Exercise → Reproduce every entry exactly as written.

BEGIN The input

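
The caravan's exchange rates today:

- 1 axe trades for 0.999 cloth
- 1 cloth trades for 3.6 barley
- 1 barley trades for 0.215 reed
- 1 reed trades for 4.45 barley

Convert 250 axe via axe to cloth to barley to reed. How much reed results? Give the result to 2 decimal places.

193.31

250 axe × 0.999 = 249.75 cloth
249.75 cloth × 3.6 = 899.1 barley
899.1 barley × 0.215 = 193.3065 reed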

END The input

Answer for this exercise →
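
The caravan's exchange rates today:

- 1 axe trades for 0.999 cloth
- 1 cloth trades for 3.6 barley
- 1 barley trades for 0.215 reed
- 1 reed trades for 4.45 barley

Convert 250 axe via axe to cloth to barley to reed. How much reed results? Give the result to 2 decimal places.

193.31

250 axe × 0.999 = 249.75 cloth
249.75 cloth × 3.6 = 899.1 barley
899.1 barley × 0.215 = 193.3065 reed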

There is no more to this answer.